> **DATA FOR THIS EXERCISE**
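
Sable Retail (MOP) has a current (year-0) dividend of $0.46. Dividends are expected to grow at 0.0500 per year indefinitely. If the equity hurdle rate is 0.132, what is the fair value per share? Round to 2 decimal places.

$5.89

Gordon growth model: P₀ = D₁/(r − g). D₁ = 0.46 × (1 + 0.05) = 0.4830.
P₀ = 0.4830 / (0.132 − 0.05) = 0.4830 / 0.082 = 5.8902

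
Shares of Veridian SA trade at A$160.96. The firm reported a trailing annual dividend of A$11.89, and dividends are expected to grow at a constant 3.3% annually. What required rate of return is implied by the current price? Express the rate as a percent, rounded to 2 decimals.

Rearranging the constant-growth DDM: r = D₁/P₀ + g.
D₁ = 11.89 × (1 + 0.033) = 12.2824.
r = 12.2824 / 160.96 + 0.033 = 0.07631 + 0.033 = 0.10931

10.93%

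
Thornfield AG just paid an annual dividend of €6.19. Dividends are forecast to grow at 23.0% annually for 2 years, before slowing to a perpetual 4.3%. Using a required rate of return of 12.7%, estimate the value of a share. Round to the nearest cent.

Two-stage DDM. Project D₁…D_2 at 0.23, terminal growth 0.043, discount at r = 0.127.
D_1 = 7.6137
D_2 = 9.3649
Terminal value at t=2: TV = D_3/(r−g) = 9.7675/(0.127−0.043) = 116.2802
P₀ = 7.6137/(1+0.127)^1 + 9.3649/(1+0.127)^2 + 116.2802/(1+0.127)^2 = 105.6788

€105.68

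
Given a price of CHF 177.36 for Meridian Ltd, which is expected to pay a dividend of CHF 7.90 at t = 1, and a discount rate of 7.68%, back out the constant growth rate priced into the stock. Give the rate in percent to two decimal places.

3.23%

From P₀ = D₁/(r − g), the implied growth is g = r − D₁/P₀.
g = 0.0768 − 7.90/177.36 = 0.0768 − 0.04454 = 0.03226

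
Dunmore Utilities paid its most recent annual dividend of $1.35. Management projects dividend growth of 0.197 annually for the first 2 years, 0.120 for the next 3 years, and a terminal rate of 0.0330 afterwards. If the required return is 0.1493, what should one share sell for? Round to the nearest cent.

$19.08

Three-stage DDM. Project D₁…D_5; terminal Gordon value at t=5 with g = 0.033; discount at r = 0.1493.
D_1 = 1.6160
D_2 = 1.9343
D_3 = 2.1664
D_4 = 2.4264
D_5 = 2.7175
TV_5 = 2.8072/(0.1493−0.033) = 24.1377
P₀ = Σ Dₜ/(1+r)ᵗ + TV_5/(1+r)^5 = 19.0807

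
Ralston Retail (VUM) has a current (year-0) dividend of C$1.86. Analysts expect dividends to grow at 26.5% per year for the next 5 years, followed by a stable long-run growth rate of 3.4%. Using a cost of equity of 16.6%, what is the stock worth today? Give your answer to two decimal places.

Two-stage DDM. Project D₁…D_5 at 0.265, terminal growth 0.034, discount at r = 0.166.
D_1 = 2.3529
D_2 = 2.9764
D_3 = 3.7652
D_4 = 4.7629
D_5 = 6.0251
Terminal value at t=5: TV = D_6/(r−g) = 6.2300/(0.166−0.034) = 47.1968
P₀ = 2.3529/(1+0.166)^1 + 2.9764/(1+0.166)^2 + 3.7652/(1+0.166)^3 + 4.7629/(1+0.166)^4 + 6.0251/(1+0.166)^5 + 47.1968/(1+0.166)^5 = 33.8535

C$33.85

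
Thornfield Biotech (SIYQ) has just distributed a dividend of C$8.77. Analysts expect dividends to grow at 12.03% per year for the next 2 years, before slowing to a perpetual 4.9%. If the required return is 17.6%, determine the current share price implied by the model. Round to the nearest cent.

C$82.05

Two-stage DDM. Project D₁…D_2 at 0.1203, terminal growth 0.049, discount at r = 0.176.
D_1 = 9.8250
D_2 = 11.0070
Terminal value at t=2: TV = D_3/(r−g) = 11.5463/(0.176−0.049) = 90.9159
P₀ = 9.8250/(1+0.176)^1 + 11.0070/(1+0.176)^2 + 90.9159/(1+0.176)^2 = 82.0529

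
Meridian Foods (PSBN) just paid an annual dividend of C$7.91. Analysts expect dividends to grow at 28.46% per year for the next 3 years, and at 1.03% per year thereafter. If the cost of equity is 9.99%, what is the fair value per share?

Two-stage DDM. Project D₁…D_3 at 0.2846, terminal growth 0.0103, discount at r = 0.0999.
D_1 = 10.1612
D_2 = 13.0531
D_3 = 16.7680
Terminal value at t=3: TV = D_4/(r−g) = 16.9407/(0.0999−0.0103) = 189.0700
P₀ = 10.1612/(1+0.0999)^1 + 13.0531/(1+0.0999)^2 + 16.7680/(1+0.0999)^3 + 189.0700/(1+0.0999)^3 = 174.7192

C$174.72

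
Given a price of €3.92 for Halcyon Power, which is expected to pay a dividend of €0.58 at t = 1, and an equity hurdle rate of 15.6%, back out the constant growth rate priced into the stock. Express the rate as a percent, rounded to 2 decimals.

From P₀ = D₁/(r − g), the implied growth is g = r − D₁/P₀.
g = 0.156 − 0.58/3.92 = 0.156 − 0.14796 = 0.00804

0.80%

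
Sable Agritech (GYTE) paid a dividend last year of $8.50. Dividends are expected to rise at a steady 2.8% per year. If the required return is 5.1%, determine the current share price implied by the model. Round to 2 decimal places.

$379.91

Gordon growth model: P₀ = D₁/(r − g). D₁ = 8.50 × (1 + 0.028) = 8.7380.
P₀ = 8.7380 / (0.051 − 0.028) = 8.7380 / 0.023 = 379.9130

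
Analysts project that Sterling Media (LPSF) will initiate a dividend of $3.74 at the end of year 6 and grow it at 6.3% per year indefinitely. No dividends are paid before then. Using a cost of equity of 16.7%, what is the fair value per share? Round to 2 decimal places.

Deferred-dividend DDM. At t=5 the remaining stream is a growing perpetuity with first payment D_6 = 3.74.
V_5 = D_6/(r−g) = 3.74/(0.167−0.063) = 35.9615
P₀ = V_5/(1+r)^5 = 35.9615/(1+0.167)^5 = 16.6144

$16.61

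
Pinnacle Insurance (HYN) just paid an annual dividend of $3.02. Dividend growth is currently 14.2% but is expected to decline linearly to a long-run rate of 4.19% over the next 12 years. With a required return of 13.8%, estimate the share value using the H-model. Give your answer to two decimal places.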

> **ASSIGNMENT**
Restate the material above word for word, leaving nothing out.

> **OUTPUT BELOW**
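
Sable Retail (MOP) has a current (year-0) dividend of $0.46. Dividends are expected to grow at 0.0500 per year indefinitely. If the equity hurdle rate is 0.132, what is the fair value per share? Round to 2 decimal places.

$5.89

Gordon growth model: P₀ = D₁/(r − g). D₁ = 0.46 × (1 + 0.05) = 0.4830.
P₀ = 0.4830 / (0.132 − 0.05) = 0.4830 / 0.082 = 5.8902

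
Shares of Veridian SA trade at A$160.96. The firm reported a trailing annual dividend of A$11.89, and dividends are expected to grow at a constant 3.3% annually. What required rate of return is implied by the current price? Express the rate as a percent, rounded to 2 decimals.

Rearranging the constant-growth DDM: r = D₁/P₀ + g.
D₁ = 11.89 × (1 + 0.033) = 12.2824.
r = 12.2824 / 160.96 + 0.033 = 0.07631 + 0.033 = 0.10931

10.93%

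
Thornfield AG just paid an annual dividend of €6.19. Dividends are forecast to grow at 23.0% annually for 2 years, before slowing to a perpetual 4.3%. Using a required rate of return of 12.7%, estimate the value of a share. Round to the nearest cent.

Two-stage DDM. Project D₁…D_2 at 0.23, terminal growth 0.043, discount at r = 0.127.
D_1 = 7.6137
D_2 = 9.3649
Terminal value at t=2: TV = D_3/(r−g) = 9.7675/(0.127−0.043) = 116.2802
P₀ = 7.6137/(1+0.127)^1 + 9.3649/(1+0.127)^2 + 116.2802/(1+0.127)^2 = 105.6788

€105.68

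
Given a price of CHF 177.36 for Meridian Ltd, which is expected to pay a dividend of CHF 7.90 at t = 1, and a discount rate of 7.68%, back out the constant growth rate priced into the stock. Give the rate in percent to two decimal places.

3.23%

From P₀ = D₁/(r − g), the implied growth is g = r − D₁/P₀.
g = 0.0768 − 7.90/177.36 = 0.0768 − 0.04454 = 0.03226

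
Dunmore Utilities paid its most recent annual dividend of $1.35. Management projects dividend growth of 0.197 annually for the first 2 years, 0.120 for the next 3 years, and a terminal rate of 0.0330 afterwards. If the required return is 0.1493, what should one share sell for? Round to the nearest cent.

$19.08

Three-stage DDM. Project D₁…D_5; terminal Gordon value at t=5 with g = 0.033; discount at r = 0.1493.
D_1 = 1.6160
D_2 = 1.9343
D_3 = 2.1664
D_4 = 2.4264
D_5 = 2.7175
TV_5 = 2.8072/(0.1493−0.033) = 24.1377
P₀ = Σ Dₜ/(1+r)ᵗ + TV_5/(1+r)^5 = 19.0807

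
Ralston Retail (VUM) has a current (year-0) dividend of C$1.86. Analysts expect dividends to grow at 26.5% per year for the next 5 years, followed by a stable long-run growth rate of 3.4%. Using a cost of equity of 16.6%, what is the stock worth today? Give your answer to two decimal places.

Two-stage DDM. Project D₁…D_5 at 0.265, terminal growth 0.034, discount at r = 0.166.
D_1 = 2.3529
D_2 = 2.9764
D_3 = 3.7652
D_4 = 4.7629
D_5 = 6.0251
Terminal value at t=5: TV = D_6/(r−g) = 6.2300/(0.166−0.034) = 47.1968
P₀ = 2.3529/(1+0.166)^1 + 2.9764/(1+0.166)^2 + 3.7652/(1+0.166)^3 + 4.7629/(1+0.166)^4 + 6.0251/(1+0.166)^5 + 47.1968/(1+0.166)^5 = 33.8535

C$33.85

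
Thornfield Biotech (SIYQ) has just distributed a dividend of C$8.77. Analysts expect dividends to grow at 12.03% per year for the next 2 years, before slowing to a perpetual 4.9%. If the required return is 17.6%, determine the current share price implied by the model. Round to the nearest cent.

C$82.05

Two-stage DDM. Project D₁…D_2 at 0.1203, terminal growth 0.049, discount at r = 0.176.
D_1 = 9.8250
D_2 = 11.0070
Terminal value at t=2: TV = D_3/(r−g) = 11.5463/(0.176−0.049) = 90.9159
P₀ = 9.8250/(1+0.176)^1 + 11.0070/(1+0.176)^2 + 90.9159/(1+0.176)^2 = 82.0529

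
Meridian Foods (PSBN) just paid an annual dividend of C$7.91. Analysts expect dividends to grow at 28.46% per year for the next 3 years, and at 1.03% per year thereafter. If the cost of equity is 9.99%, what is the fair value per share?

Two-stage DDM. Project D₁…D_3 at 0.2846, terminal growth 0.0103, discount at r = 0.0999.
D_1 = 10.1612
D_2 = 13.0531
D_3 = 16.7680
Terminal value at t=3: TV = D_4/(r−g) = 16.9407/(0.0999−0.0103) = 189.0700
P₀ = 10.1612/(1+0.0999)^1 + 13.0531/(1+0.0999)^2 + 16.7680/(1+0.0999)^3 + 189.0700/(1+0.0999)^3 = 174.7192

C$174.72

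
Given a price of €3.92 for Halcyon Power, which is expected to pay a dividend of €0.58 at t = 1, and an equity hurdle rate of 15.6%, back out the constant growth rate priced into the stock. Express the rate as a percent, rounded to 2 decimals.

From P₀ = D₁/(r − g), the implied growth is g = r − D₁/P₀.
g = 0.156 − 0.58/3.92 = 0.156 − 0.14796 = 0.00804

0.80%

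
Sable Agritech (GYTE) paid a dividend last year of $8.50. Dividends are expected to rise at a steady 2.8% per year. If the required return is 5.1%, determine the current share price implied by the model. Round to 2 decimal places.

$379.91

Gordon growth model: P₀ = D₁/(r − g). D₁ = 8.50 × (1 + 0.028) = 8.7380.
P₀ = 8.7380 / (0.051 − 0.028) = 8.7380 / 0.023 = 379.9130

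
Analysts project that Sterling Media (LPSF) will initiate a dividend of $3.74 at the end of year 6 and grow it at 6.3% per year indefinitely. No dividends are paid before then. Using a cost of equity of 16.7%, what is the fair value per share? Round to 2 decimal places.

Deferred-dividend DDM. At t=5 the remaining stream is a growing perpetuity with first payment D_6 = 3.74.
V_5 = D_6/(r−g) = 3.74/(0.167−0.063) = 35.9615
P₀ = V_5/(1+r)^5 = 35.9615/(1+0.167)^5 = 16.6144

$16.61

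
Pinnacle Insurance (HYN) just paid an annual dividend of $3.02. Dividend growth is currently 14.2% but is expected to decline linearly to a long-run rate of 4.19% over the next 12 years. With a required return of 13.8%, estimate the share value using the H-model. Give your answer to two decimal places.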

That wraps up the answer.